DATA IN THIS EXERCISE START

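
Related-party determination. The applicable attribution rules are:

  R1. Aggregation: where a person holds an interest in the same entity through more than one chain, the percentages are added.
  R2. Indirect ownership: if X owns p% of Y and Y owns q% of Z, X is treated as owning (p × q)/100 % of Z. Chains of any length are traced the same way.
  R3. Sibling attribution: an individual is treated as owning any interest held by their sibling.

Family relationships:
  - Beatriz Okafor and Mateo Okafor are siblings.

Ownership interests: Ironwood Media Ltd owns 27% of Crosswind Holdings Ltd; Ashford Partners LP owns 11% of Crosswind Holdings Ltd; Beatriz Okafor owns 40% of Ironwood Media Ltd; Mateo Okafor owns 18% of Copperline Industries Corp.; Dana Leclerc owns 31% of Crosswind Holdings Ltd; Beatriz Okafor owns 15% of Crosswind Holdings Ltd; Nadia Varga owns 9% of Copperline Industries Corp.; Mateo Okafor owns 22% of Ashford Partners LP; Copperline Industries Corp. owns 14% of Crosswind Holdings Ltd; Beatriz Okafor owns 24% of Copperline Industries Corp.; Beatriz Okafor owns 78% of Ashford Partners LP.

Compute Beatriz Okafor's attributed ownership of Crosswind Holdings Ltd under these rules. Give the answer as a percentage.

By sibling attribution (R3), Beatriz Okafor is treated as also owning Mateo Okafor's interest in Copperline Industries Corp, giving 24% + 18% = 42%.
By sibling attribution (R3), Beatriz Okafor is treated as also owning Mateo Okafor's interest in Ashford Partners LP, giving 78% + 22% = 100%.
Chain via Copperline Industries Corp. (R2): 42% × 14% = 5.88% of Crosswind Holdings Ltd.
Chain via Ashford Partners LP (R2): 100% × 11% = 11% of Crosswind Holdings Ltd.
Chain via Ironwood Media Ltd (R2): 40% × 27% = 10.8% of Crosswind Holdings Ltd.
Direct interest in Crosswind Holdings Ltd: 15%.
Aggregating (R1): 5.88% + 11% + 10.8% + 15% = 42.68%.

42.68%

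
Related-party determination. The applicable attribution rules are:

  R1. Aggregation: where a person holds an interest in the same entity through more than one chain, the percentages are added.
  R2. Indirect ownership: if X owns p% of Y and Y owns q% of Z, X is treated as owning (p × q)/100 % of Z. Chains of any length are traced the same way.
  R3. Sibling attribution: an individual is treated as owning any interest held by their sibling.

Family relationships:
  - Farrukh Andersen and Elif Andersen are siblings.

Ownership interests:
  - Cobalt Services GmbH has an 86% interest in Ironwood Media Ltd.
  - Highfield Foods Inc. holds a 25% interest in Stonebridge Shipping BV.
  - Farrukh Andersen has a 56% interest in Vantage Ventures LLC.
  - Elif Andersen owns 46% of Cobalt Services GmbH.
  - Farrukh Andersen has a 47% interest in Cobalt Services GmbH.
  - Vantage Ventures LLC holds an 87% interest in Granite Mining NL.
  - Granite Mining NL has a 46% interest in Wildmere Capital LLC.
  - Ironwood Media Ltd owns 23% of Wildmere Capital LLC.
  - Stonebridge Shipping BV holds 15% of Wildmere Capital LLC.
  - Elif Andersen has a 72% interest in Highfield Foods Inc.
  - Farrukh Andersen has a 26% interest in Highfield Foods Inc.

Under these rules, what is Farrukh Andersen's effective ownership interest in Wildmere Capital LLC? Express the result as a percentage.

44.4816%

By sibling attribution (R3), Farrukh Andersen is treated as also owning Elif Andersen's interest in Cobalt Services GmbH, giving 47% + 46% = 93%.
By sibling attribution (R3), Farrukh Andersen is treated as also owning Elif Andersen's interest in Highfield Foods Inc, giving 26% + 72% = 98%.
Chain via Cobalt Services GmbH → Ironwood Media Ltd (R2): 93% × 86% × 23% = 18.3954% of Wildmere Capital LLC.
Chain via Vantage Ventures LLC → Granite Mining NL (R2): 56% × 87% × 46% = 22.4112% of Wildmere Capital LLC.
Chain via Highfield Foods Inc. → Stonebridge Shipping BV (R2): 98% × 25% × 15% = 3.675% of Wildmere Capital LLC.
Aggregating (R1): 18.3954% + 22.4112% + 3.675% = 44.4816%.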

DATA IN THIS EXERCISE END
DATA IN THIS EXERCISE START

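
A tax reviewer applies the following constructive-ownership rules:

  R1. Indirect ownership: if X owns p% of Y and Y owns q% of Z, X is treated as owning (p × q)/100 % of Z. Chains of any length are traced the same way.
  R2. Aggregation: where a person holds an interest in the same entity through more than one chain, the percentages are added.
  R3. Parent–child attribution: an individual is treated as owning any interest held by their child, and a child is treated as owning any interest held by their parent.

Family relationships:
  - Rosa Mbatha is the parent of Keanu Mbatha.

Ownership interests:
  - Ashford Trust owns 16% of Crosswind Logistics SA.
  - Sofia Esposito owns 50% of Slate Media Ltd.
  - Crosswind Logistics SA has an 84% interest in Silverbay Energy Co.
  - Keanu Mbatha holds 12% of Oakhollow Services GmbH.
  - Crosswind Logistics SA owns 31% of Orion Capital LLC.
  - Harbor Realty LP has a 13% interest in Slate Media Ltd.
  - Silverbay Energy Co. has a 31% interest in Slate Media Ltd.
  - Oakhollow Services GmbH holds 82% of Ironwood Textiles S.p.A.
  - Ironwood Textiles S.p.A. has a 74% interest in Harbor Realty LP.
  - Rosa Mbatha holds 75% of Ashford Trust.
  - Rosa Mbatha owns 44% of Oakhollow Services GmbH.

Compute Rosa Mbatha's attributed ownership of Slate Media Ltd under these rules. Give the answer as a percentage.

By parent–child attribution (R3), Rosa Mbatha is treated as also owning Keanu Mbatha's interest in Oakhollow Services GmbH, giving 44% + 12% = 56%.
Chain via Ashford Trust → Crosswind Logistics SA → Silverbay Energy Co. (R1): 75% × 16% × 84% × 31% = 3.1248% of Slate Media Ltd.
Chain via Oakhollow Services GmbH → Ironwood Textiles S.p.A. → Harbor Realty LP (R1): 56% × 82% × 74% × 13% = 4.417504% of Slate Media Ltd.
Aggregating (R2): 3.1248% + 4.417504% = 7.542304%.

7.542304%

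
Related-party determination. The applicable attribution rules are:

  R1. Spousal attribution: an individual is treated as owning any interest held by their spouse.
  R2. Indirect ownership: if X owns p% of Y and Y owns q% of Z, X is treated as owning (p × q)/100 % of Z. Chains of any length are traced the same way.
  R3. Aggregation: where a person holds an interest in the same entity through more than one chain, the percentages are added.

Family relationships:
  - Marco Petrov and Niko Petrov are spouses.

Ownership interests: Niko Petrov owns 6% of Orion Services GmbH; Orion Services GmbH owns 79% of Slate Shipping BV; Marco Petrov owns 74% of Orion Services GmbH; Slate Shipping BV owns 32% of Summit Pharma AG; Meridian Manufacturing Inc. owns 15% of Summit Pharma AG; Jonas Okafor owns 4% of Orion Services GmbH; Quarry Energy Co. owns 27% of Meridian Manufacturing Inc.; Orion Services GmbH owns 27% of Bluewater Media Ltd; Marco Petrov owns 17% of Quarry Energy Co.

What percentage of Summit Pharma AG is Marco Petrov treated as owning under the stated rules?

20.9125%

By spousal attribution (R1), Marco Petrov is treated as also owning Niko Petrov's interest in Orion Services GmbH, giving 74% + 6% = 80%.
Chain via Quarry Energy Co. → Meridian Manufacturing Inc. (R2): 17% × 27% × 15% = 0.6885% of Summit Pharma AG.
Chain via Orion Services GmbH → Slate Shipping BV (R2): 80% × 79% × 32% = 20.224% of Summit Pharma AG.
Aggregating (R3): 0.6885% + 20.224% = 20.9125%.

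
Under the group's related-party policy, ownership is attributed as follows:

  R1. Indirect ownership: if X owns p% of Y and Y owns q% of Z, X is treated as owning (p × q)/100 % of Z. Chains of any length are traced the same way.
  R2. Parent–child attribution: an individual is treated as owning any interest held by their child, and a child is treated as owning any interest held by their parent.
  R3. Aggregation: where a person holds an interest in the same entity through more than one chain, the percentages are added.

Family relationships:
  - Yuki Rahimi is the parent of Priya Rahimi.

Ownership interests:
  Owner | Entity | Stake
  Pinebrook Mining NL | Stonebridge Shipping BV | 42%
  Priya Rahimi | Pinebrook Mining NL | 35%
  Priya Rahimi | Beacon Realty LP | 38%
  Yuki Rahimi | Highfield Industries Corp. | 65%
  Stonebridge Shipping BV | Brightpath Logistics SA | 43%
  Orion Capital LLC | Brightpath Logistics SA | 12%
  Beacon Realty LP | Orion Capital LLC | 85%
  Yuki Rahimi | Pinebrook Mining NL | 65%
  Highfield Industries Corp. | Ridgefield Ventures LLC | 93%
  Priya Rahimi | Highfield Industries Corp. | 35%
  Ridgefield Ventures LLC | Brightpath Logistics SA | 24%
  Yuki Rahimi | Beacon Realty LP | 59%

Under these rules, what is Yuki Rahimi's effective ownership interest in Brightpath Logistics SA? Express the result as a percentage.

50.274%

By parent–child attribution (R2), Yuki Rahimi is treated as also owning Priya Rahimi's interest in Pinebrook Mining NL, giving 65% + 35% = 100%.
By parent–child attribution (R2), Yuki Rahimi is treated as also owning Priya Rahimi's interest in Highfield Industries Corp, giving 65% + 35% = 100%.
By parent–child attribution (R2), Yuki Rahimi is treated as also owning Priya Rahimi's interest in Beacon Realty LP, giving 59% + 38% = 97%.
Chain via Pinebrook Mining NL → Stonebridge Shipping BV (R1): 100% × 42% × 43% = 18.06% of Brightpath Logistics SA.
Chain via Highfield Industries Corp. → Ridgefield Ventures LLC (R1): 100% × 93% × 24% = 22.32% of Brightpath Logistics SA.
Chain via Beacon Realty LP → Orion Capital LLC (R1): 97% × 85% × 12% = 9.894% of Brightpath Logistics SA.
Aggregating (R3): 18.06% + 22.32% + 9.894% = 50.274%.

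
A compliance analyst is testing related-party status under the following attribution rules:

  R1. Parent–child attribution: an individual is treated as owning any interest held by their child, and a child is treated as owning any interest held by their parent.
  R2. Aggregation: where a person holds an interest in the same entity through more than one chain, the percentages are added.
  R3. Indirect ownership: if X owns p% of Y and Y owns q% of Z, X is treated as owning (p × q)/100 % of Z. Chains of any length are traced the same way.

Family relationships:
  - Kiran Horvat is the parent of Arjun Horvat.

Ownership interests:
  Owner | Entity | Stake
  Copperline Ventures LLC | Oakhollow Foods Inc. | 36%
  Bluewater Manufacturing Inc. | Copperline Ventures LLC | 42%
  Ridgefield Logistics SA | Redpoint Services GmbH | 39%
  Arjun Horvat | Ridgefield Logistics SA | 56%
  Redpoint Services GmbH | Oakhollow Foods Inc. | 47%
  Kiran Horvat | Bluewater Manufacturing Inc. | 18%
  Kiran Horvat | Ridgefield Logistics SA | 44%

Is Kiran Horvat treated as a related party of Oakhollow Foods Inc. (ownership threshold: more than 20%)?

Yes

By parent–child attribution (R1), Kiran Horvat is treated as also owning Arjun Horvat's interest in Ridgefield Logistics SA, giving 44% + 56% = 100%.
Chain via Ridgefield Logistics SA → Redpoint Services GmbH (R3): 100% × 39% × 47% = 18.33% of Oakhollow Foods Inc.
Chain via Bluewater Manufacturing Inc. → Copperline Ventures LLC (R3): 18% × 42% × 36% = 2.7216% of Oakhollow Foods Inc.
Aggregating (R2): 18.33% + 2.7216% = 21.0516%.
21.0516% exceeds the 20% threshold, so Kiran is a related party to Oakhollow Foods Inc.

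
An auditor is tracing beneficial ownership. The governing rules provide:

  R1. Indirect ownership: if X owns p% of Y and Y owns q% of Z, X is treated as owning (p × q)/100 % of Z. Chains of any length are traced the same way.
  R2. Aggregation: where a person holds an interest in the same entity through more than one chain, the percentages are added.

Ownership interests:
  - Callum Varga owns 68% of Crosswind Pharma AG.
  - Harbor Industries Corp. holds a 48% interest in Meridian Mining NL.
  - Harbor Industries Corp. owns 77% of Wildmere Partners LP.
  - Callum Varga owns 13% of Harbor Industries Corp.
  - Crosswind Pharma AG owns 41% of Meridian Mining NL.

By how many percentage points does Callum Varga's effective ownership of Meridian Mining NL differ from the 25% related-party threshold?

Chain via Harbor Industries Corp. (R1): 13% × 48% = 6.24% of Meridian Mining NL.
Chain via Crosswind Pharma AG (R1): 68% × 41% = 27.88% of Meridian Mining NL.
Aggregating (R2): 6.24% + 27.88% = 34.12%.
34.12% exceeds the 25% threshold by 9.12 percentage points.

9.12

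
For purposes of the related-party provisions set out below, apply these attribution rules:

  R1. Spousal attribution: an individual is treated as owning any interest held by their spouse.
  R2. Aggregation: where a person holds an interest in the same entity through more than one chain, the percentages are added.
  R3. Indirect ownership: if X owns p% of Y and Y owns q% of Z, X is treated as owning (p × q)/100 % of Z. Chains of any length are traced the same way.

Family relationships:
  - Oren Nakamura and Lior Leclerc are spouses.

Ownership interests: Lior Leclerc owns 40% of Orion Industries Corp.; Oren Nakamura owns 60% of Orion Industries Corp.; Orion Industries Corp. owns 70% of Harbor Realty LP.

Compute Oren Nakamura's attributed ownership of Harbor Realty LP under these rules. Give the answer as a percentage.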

DATA IN THIS EXERCISE END
DATA IN THIS EXERCISE START

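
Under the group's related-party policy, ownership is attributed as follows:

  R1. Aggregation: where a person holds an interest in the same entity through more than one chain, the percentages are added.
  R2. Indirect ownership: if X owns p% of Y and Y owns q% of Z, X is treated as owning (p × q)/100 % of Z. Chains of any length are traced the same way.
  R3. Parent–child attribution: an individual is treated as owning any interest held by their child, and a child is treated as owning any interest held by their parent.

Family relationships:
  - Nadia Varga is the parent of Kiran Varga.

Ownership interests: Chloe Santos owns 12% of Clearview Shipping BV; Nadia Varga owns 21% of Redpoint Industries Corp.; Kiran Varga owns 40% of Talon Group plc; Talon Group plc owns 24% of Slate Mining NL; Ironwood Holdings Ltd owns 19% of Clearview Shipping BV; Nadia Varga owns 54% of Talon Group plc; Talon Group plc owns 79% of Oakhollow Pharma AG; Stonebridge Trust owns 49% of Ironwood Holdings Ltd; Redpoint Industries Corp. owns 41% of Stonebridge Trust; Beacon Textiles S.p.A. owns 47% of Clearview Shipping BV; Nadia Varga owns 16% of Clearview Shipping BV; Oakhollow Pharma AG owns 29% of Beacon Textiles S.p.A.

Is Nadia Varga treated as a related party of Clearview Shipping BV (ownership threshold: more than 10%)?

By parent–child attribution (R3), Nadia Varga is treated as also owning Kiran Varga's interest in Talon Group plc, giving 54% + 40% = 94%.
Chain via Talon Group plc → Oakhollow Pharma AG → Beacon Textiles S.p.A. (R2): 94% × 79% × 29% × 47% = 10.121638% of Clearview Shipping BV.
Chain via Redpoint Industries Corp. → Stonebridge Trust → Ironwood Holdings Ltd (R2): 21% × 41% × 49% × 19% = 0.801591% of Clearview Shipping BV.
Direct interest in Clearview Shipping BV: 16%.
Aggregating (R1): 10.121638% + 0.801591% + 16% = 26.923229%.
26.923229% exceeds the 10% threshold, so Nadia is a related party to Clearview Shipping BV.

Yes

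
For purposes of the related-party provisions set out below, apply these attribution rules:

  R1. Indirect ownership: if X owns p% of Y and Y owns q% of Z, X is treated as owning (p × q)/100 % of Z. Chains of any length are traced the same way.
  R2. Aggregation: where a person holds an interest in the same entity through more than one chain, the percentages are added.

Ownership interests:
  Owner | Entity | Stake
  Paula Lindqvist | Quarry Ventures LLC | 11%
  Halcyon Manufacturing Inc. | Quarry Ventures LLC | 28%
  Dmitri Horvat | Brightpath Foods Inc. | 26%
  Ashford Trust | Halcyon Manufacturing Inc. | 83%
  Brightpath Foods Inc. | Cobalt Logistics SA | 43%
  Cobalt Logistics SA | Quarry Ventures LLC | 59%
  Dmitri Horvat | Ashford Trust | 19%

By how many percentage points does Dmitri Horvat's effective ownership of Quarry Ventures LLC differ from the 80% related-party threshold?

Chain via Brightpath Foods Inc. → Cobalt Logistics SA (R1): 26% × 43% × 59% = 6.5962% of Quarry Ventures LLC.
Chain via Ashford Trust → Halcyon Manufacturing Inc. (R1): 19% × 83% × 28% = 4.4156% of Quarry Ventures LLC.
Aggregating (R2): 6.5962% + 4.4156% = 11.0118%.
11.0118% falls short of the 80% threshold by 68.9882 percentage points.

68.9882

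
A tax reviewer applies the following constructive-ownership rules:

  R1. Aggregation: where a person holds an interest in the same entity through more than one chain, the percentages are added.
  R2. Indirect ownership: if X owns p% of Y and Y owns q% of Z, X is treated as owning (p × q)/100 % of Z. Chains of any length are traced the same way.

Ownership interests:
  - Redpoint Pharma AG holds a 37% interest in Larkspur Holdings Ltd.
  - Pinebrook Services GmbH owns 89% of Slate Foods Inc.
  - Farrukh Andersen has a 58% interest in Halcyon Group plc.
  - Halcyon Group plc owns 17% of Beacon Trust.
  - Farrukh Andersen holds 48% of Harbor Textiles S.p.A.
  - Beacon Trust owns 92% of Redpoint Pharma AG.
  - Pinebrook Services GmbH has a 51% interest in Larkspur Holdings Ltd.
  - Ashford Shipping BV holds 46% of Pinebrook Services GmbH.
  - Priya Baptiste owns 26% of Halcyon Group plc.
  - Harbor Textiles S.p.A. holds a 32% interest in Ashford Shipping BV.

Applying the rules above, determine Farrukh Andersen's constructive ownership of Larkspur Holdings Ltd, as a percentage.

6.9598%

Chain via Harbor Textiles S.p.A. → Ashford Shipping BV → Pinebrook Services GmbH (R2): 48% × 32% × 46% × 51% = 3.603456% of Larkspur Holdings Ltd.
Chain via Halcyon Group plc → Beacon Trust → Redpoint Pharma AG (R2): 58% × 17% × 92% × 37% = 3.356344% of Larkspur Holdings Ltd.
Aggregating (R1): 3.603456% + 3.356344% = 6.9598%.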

DATA IN THIS EXERCISE END

• **ASSIGNMENT**
Using the entries above, give again exactly the lines from the line holding "Priya Rahimi | Beacon Realty LP | 38%" through the line holding "Priya Rahimi | Highfield". Include both end lines and nothing else.

• **EXERCISE RESULT**
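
  Priya Rahimi | Beacon Realty LP | 38%
  Yuki Rahimi | Highfield Industries Corp. | 65%
  Stonebridge Shipping BV | Brightpath Logistics SA | 43%
  Orion Capital LLC | Brightpath Logistics SA | 12%
  Beacon Realty LP | Orion Capital LLC | 85%
  Yuki Rahimi | Pinebrook Mining NL | 65%
  Highfield Industries Corp. | Ridgefield Ventures LLC | 93%
  Priya Rahimi | Highfield Industries Corp. | 35%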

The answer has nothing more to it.